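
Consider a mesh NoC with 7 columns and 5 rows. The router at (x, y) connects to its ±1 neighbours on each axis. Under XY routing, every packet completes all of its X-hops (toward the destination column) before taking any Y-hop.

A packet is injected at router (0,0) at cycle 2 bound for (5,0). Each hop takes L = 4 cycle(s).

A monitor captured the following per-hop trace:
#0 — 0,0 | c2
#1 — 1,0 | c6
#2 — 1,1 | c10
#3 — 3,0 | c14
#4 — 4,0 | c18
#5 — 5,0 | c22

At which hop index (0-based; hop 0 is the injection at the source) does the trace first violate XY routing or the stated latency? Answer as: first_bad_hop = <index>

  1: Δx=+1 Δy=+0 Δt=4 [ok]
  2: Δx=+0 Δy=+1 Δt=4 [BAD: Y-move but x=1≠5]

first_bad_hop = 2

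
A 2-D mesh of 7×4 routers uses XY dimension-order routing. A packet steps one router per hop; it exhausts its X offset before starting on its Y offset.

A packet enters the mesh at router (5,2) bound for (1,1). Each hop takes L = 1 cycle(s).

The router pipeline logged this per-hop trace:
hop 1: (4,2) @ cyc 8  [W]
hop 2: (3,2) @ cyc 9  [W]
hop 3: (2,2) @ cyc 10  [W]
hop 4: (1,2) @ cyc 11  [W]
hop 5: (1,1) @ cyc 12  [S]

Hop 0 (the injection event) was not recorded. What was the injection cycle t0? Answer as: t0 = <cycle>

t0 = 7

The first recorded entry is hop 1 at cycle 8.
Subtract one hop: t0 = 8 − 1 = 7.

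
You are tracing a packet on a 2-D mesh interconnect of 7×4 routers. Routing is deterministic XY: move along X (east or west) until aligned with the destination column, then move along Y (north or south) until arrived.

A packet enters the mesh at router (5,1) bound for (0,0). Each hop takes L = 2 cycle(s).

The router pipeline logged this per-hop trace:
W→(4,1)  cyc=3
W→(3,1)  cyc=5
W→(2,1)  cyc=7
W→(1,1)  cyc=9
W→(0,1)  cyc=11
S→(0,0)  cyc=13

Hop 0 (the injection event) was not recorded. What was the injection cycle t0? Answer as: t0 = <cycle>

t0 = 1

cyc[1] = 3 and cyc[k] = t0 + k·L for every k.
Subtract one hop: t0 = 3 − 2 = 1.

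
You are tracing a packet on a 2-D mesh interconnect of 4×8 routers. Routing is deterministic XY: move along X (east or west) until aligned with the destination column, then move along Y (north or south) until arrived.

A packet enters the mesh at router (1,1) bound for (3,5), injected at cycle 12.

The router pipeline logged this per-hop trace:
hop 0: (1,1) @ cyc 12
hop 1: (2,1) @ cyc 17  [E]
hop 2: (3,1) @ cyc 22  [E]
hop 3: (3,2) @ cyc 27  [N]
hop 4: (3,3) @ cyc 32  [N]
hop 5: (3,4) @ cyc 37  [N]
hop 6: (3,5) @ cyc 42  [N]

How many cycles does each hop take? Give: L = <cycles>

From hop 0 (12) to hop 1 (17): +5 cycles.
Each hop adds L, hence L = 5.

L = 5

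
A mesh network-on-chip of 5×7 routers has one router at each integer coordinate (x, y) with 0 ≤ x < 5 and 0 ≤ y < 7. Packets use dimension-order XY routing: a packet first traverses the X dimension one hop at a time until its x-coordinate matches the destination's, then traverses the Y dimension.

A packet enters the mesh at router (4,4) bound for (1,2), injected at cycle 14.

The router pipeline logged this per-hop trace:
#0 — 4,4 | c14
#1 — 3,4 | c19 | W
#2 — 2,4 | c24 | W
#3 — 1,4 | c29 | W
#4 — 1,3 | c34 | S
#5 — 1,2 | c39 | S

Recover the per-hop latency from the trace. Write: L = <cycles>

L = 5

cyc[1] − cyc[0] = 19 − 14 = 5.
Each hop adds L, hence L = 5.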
--------
- EXERCISE -
Retype every entry, keeping each character as it was.

- RESPONSE TO THE EXERCISE -
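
Consider a mesh NoC with 7 columns and 5 rows. The router at (x, y) connects to its ±1 neighbours on each axis. Under XY routing, every packet completes all of its X-hops (toward the destination column) before taking any Y-hop.

A packet is injected at router (0,0) at cycle 2 bound for (5,0). Each hop takes L = 4 cycle(s).

A monitor captured the following per-hop trace:
#0 — 0,0 | c2
#1 — 1,0 | c6
#2 — 1,1 | c10
#3 — 3,0 | c14
#4 — 4,0 | c18
#5 — 5,0 | c22

At which hop index (0-based; hop 0 is the injection at the source) does the trace first violate XY routing or the stated latency? Answer as: first_bad_hop = <index>

  1: Δx=+1 Δy=+0 Δt=4 [ok]
  2: Δx=+0 Δy=+1 Δt=4 [BAD: Y-move but x=1≠5]

first_bad_hop = 2

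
A 2-D mesh of 7×4 routers uses XY dimension-order routing. A packet steps one router per hop; it exhausts its X offset before starting on its Y offset.

A packet enters the mesh at router (5,2) bound for (1,1). Each hop takes L = 1 cycle(s).

The router pipeline logged this per-hop trace:
hop 1: (4,2) @ cyc 8  [W]
hop 2: (3,2) @ cyc 9  [W]
hop 3: (2,2) @ cyc 10  [W]
hop 4: (1,2) @ cyc 11  [W]
hop 5: (1,1) @ cyc 12  [S]

Hop 0 (the injection event) was not recorded. What was the injection cycle t0? Answer as: t0 = <cycle>

t0 = 7

The first recorded entry is hop 1 at cycle 8.
Subtract one hop: t0 = 8 − 1 = 7.

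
You are tracing a packet on a 2-D mesh interconnect of 7×4 routers. Routing is deterministic XY: move along X (east or west) until aligned with the destination column, then move along Y (north or south) until arrived.

A packet enters the mesh at router (5,1) bound for (0,0). Each hop takes L = 2 cycle(s).

The router pipeline logged this per-hop trace:
W→(4,1)  cyc=3
W→(3,1)  cyc=5
W→(2,1)  cyc=7
W→(1,1)  cyc=9
W→(0,1)  cyc=11
S→(0,0)  cyc=13

Hop 0 (the injection event) was not recorded. What was the injection cycle t0? Answer as: t0 = <cycle>

t0 = 1

cyc[1] = 3 and cyc[k] = t0 + k·L for every k.
Subtract one hop: t0 = 3 − 2 = 1.

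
You are tracing a packet on a 2-D mesh interconnect of 4×8 routers. Routing is deterministic XY: move along X (east or west) until aligned with the destination column, then move along Y (north or south) until arrived.

A packet enters the mesh at router (1,1) bound for (3,5), injected at cycle 12.

The router pipeline logged this per-hop trace:
hop 0: (1,1) @ cyc 12
hop 1: (2,1) @ cyc 17  [E]
hop 2: (3,1) @ cyc 22  [E]
hop 3: (3,2) @ cyc 27  [N]
hop 4: (3,3) @ cyc 32  [N]
hop 5: (3,4) @ cyc 37  [N]
hop 6: (3,5) @ cyc 42  [N]

How many cycles does each hop take? Give: L = <cycles>

From hop 0 (12) to hop 1 (17): +5 cycles.
Each hop adds L, hence L = 5.

L = 5

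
A mesh network-on-chip of 5×7 routers has one router at each integer coordinate (x, y) with 0 ≤ x < 5 and 0 ≤ y < 7. Packets use dimension-order XY routing: a packet first traverses the X dimension one hop at a time until its x-coordinate matches the destination's, then traverses the Y dimension.

A packet enters the mesh at router (4,4) bound for (1,2), injected at cycle 14.

The router pipeline logged this per-hop trace:
#0 — 4,4 | c14
#1 — 3,4 | c19 | W
#2 — 2,4 | c24 | W
#3 — 1,4 | c29 | W
#4 — 1,3 | c34 | S
#5 — 1,2 | c39 | S

Recover the per-hop latency from the trace. Write: L = <cycles>

L = 5

cyc[1] − cyc[0] = 19 − 14 = 5.
Each hop adds L, hence L = 5.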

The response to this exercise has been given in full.